## Exercise goal
Lines from the line with "least 33 objects?" to the line with "that 288 ≥ 2k?" in the entries below, and only those, must be output exactly, with both ends included.
[[ Given records, beginning ]]
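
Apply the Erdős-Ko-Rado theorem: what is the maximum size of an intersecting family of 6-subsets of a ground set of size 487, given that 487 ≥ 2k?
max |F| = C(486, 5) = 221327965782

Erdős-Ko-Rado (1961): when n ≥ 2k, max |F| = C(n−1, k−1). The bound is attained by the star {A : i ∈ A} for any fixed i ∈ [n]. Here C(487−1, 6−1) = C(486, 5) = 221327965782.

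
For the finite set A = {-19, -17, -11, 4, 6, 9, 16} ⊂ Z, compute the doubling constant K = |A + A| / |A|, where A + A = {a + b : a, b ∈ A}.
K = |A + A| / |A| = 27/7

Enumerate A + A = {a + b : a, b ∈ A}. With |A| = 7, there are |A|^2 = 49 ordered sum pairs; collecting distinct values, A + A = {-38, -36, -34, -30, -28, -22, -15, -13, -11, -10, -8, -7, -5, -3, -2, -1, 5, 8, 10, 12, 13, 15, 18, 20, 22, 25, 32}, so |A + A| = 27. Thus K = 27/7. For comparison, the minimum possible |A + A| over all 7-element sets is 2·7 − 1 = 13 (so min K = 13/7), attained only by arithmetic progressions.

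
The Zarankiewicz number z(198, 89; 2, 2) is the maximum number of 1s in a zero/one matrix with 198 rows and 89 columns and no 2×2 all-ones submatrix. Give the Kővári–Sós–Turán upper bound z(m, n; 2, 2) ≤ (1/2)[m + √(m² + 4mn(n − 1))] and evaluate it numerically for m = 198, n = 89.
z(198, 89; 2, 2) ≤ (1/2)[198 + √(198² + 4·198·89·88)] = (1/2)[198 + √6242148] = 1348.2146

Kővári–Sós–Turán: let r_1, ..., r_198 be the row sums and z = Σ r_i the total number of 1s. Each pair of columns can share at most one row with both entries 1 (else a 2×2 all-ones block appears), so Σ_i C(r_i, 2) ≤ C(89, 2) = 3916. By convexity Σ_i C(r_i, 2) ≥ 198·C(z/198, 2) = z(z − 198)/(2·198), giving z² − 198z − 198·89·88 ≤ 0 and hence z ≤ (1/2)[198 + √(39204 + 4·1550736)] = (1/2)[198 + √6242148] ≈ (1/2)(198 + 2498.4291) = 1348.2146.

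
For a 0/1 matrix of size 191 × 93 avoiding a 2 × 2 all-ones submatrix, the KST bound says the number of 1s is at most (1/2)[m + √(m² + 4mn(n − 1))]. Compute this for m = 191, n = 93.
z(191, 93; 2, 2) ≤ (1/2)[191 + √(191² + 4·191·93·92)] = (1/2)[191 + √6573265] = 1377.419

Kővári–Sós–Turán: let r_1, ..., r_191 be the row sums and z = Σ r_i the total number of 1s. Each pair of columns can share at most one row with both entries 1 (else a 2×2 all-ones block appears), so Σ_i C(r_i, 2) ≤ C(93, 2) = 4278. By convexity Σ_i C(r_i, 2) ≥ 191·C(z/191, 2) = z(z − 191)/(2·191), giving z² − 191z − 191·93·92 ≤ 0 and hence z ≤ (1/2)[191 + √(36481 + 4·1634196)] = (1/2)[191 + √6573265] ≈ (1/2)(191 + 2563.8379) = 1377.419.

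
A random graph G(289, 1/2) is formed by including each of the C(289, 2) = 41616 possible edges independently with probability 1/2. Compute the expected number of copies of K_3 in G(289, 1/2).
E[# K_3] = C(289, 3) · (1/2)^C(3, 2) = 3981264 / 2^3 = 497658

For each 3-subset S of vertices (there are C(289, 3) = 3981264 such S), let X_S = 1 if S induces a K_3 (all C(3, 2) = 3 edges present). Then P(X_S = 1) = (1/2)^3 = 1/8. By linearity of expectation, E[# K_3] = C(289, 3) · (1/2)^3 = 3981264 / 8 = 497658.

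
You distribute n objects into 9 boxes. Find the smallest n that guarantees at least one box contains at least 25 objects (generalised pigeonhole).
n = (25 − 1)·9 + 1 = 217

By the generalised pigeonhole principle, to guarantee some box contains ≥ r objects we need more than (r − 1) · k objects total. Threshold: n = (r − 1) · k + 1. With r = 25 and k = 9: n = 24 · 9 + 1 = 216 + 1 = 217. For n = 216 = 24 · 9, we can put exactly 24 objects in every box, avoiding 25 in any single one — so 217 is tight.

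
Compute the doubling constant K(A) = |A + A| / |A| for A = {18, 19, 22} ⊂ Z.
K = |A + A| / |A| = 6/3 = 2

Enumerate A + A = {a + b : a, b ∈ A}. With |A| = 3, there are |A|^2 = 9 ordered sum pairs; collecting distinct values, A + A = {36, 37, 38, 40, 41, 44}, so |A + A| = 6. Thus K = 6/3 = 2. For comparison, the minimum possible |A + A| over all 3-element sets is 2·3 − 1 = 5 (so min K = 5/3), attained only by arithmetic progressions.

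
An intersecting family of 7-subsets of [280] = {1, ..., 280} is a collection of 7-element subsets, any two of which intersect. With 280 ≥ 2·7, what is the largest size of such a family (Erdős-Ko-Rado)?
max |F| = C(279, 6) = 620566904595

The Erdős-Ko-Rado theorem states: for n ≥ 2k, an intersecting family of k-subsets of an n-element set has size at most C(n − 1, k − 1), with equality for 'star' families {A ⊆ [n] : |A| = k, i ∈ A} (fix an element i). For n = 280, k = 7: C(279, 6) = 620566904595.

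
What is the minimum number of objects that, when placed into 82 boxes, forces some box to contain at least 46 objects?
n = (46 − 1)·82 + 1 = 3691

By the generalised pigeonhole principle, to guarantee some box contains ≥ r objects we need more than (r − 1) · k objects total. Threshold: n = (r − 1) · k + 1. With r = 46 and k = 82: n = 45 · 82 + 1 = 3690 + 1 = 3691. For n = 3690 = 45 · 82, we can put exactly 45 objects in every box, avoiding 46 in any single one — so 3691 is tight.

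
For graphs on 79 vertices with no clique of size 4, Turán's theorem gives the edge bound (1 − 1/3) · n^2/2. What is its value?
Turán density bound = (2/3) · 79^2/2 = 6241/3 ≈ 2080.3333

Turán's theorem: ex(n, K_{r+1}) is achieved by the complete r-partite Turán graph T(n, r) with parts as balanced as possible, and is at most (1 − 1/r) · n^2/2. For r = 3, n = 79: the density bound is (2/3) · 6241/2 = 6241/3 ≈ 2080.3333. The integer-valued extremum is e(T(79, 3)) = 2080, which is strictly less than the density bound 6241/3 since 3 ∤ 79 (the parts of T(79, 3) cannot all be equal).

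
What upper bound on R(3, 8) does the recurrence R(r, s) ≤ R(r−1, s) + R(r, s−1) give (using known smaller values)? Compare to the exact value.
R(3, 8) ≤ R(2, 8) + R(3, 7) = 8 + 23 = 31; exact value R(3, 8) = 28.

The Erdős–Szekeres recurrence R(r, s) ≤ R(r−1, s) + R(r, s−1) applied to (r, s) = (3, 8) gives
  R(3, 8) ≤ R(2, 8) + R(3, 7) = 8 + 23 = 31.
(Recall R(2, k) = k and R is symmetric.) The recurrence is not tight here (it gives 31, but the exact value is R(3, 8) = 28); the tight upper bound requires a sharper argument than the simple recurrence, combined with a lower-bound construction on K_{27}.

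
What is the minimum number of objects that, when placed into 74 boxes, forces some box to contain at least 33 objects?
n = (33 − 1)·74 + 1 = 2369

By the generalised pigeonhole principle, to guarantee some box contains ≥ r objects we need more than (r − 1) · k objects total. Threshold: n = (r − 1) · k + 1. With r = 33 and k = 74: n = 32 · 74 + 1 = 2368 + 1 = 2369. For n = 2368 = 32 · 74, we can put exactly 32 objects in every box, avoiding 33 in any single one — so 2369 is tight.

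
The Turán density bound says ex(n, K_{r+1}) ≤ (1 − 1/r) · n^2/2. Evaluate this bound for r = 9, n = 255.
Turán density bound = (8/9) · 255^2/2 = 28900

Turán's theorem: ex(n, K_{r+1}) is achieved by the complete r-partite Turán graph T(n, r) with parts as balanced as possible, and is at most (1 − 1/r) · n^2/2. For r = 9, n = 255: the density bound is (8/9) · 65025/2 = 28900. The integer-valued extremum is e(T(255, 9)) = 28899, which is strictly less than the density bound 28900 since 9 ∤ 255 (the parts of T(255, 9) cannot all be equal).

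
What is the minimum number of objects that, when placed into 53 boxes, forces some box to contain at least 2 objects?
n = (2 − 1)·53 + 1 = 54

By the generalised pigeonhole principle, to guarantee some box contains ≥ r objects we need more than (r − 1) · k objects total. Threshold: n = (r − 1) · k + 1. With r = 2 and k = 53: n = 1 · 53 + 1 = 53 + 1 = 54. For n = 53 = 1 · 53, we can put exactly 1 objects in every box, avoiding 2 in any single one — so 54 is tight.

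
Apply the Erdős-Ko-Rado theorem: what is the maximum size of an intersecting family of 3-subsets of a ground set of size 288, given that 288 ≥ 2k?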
[[ Given records, end ]]
[[ Given records, beginning ]]
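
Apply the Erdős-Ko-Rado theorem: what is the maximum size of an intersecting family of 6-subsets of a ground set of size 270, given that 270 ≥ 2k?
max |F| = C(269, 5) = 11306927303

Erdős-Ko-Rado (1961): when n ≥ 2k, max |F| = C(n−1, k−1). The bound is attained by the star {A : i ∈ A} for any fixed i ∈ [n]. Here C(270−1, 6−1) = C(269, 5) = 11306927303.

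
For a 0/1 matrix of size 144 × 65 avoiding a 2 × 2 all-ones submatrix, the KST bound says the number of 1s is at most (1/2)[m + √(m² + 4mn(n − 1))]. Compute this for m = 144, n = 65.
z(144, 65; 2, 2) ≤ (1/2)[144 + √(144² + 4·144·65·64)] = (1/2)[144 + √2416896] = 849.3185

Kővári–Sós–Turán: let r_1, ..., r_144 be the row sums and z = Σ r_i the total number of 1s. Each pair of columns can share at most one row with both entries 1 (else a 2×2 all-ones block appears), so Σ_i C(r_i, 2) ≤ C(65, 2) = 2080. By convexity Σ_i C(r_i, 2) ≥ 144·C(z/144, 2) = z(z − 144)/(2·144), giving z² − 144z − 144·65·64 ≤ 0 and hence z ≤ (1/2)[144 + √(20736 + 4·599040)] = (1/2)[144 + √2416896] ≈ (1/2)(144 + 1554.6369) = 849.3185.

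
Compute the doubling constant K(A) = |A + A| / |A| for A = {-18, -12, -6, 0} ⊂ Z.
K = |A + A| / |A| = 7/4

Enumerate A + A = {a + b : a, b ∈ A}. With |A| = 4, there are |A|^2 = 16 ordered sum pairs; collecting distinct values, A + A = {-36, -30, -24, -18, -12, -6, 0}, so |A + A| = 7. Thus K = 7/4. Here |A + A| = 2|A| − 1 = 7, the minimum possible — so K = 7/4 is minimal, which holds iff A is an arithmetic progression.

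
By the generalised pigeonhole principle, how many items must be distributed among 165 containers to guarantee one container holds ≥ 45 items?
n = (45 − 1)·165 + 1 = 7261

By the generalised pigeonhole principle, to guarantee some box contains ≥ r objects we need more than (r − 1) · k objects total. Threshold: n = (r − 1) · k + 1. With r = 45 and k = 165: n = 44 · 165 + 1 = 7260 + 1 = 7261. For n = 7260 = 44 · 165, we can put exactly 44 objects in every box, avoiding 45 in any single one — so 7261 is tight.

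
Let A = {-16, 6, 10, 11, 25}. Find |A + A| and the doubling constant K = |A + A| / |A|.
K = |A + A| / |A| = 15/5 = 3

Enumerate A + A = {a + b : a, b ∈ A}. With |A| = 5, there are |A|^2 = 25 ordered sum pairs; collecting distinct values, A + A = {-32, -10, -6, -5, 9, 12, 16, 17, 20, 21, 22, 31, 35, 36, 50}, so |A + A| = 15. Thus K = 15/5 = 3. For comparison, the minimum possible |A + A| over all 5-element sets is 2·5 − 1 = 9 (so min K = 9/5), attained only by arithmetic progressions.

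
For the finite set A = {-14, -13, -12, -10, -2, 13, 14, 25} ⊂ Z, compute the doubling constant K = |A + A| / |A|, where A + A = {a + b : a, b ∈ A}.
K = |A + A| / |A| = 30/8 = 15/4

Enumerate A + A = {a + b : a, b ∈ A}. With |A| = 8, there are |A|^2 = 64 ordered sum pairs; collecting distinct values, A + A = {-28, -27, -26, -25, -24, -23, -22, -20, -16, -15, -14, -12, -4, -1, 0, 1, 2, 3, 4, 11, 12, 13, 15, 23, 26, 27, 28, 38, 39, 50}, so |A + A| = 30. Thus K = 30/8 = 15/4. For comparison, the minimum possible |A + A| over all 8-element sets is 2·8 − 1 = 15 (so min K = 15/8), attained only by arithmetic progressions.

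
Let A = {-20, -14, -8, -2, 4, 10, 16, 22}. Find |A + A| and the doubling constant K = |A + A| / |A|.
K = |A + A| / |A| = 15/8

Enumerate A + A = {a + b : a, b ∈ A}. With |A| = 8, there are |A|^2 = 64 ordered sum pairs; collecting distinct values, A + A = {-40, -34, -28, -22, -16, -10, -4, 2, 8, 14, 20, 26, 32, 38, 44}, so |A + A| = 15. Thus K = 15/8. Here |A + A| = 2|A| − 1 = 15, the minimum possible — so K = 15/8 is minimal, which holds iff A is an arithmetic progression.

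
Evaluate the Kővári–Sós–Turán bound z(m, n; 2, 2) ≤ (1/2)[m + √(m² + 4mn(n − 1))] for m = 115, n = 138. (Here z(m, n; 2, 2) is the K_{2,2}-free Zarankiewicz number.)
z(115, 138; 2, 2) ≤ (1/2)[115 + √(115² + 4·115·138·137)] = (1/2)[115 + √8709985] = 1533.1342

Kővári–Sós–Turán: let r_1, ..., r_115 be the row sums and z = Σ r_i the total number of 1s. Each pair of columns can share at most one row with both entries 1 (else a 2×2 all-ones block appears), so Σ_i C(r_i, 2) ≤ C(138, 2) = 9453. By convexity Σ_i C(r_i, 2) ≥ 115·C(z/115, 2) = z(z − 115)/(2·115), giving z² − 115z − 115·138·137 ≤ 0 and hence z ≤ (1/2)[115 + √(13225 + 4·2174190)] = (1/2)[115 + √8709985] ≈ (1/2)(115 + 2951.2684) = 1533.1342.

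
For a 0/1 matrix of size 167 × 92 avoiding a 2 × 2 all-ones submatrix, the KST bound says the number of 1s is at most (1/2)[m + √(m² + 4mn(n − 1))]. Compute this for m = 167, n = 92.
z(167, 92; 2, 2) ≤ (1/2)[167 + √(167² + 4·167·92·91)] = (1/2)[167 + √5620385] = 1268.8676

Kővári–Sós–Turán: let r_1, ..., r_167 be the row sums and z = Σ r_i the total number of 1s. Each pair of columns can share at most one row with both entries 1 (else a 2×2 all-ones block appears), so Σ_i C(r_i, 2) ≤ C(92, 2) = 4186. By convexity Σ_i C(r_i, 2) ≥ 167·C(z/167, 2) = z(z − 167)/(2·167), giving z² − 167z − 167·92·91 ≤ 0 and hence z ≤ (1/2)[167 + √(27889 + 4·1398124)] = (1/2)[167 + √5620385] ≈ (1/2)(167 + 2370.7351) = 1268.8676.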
[[ Given records, end ]]
[[ Given records, beginning ]]
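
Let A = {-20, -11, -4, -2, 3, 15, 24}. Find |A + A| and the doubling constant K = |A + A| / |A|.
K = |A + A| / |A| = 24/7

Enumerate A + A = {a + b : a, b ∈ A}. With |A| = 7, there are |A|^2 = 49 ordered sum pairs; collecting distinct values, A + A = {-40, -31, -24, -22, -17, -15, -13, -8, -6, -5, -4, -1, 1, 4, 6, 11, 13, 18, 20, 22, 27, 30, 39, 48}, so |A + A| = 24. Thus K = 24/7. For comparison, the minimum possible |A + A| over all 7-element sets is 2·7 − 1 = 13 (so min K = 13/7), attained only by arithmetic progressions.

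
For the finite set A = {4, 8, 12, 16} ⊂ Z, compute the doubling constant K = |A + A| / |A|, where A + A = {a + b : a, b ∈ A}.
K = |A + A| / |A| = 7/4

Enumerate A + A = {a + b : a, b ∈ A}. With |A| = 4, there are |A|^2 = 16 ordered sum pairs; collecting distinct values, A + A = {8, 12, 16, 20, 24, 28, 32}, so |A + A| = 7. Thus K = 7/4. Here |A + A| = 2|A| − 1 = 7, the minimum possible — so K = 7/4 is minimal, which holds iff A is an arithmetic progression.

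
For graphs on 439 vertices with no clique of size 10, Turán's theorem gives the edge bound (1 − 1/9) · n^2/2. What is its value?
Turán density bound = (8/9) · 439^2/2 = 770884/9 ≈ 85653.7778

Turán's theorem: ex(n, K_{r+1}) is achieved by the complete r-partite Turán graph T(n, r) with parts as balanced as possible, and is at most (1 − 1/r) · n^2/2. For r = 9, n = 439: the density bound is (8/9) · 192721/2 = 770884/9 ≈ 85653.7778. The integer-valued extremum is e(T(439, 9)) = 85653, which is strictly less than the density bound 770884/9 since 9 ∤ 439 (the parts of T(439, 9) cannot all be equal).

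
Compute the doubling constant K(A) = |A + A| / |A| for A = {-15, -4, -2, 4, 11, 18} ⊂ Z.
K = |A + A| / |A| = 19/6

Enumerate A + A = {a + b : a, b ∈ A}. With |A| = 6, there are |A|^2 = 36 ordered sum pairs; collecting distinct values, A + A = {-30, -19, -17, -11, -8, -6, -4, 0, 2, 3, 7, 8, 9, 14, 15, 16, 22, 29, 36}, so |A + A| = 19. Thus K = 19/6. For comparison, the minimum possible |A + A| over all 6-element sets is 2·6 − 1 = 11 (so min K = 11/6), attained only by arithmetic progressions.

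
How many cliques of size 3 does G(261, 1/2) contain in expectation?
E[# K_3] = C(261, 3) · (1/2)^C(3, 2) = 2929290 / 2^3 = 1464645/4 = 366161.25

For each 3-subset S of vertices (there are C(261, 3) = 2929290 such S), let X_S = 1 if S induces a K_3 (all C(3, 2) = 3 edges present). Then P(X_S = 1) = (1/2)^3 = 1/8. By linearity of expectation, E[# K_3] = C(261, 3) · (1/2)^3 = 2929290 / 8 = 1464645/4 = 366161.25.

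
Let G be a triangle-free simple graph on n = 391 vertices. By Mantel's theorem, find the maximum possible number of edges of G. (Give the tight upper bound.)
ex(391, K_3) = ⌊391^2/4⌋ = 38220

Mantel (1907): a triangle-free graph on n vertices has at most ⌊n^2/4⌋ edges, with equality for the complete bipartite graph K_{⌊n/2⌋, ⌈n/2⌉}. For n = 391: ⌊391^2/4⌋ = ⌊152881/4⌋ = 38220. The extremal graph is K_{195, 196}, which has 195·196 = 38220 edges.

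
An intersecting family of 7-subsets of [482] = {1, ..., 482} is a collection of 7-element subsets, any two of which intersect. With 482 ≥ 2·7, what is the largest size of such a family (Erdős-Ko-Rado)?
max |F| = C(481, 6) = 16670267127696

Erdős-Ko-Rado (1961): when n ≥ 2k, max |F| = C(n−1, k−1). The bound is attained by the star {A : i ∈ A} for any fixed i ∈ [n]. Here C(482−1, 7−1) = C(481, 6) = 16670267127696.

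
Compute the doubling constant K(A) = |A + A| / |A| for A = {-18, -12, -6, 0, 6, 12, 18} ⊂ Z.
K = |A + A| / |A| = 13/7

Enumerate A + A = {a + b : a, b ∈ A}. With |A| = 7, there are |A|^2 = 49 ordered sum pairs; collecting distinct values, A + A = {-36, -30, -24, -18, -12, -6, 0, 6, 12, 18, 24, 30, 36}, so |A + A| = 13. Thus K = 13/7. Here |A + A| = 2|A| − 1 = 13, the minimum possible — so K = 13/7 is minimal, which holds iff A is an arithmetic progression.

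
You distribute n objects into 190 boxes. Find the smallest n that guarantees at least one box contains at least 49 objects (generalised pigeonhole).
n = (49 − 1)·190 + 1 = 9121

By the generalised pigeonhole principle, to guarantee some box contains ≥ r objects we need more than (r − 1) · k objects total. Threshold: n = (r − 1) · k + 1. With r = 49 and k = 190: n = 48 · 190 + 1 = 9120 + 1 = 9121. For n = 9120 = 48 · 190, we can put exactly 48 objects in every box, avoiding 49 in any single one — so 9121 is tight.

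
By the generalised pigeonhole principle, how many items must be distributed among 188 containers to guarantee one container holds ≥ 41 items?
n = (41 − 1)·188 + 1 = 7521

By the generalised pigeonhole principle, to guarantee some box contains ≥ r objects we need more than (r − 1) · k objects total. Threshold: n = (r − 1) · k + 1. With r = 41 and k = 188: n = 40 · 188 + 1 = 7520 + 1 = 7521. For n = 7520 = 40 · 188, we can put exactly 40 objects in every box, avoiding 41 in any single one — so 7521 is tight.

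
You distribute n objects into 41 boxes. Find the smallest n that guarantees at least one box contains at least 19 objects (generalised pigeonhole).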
[[ Given records, end ]]
## Solution to this task
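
What is the minimum number of objects that, when placed into 74 boxes, forces some box to contain at least 33 objects?
n = (33 − 1)·74 + 1 = 2369

By the generalised pigeonhole principle, to guarantee some box contains ≥ r objects we need more than (r − 1) · k objects total. Threshold: n = (r − 1) · k + 1. With r = 33 and k = 74: n = 32 · 74 + 1 = 2368 + 1 = 2369. For n = 2368 = 32 · 74, we can put exactly 32 objects in every box, avoiding 33 in any single one — so 2369 is tight.

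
The Turán density bound says ex(n, K_{r+1}) ≤ (1 − 1/r) · n^2/2. Evaluate this bound for r = 9, n = 255.
Turán density bound = (8/9) · 255^2/2 = 28900

Turán's theorem: ex(n, K_{r+1}) is achieved by the complete r-partite Turán graph T(n, r) with parts as balanced as possible, and is at most (1 − 1/r) · n^2/2. For r = 9, n = 255: the density bound is (8/9) · 65025/2 = 28900. The integer-valued extremum is e(T(255, 9)) = 28899, which is strictly less than the density bound 28900 since 9 ∤ 255 (the parts of T(255, 9) cannot all be equal).

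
What is the minimum number of objects that, when placed into 53 boxes, forces some box to contain at least 2 objects?
n = (2 − 1)·53 + 1 = 54

By the generalised pigeonhole principle, to guarantee some box contains ≥ r objects we need more than (r − 1) · k objects total. Threshold: n = (r − 1) · k + 1. With r = 2 and k = 53: n = 1 · 53 + 1 = 53 + 1 = 54. For n = 53 = 1 · 53, we can put exactly 1 objects in every box, avoiding 2 in any single one — so 54 is tight.

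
Apply the Erdős-Ko-Rado theorem: what is the maximum size of an intersecting family of 3-subsets of a ground set of size 288, given that 288 ≥ 2k?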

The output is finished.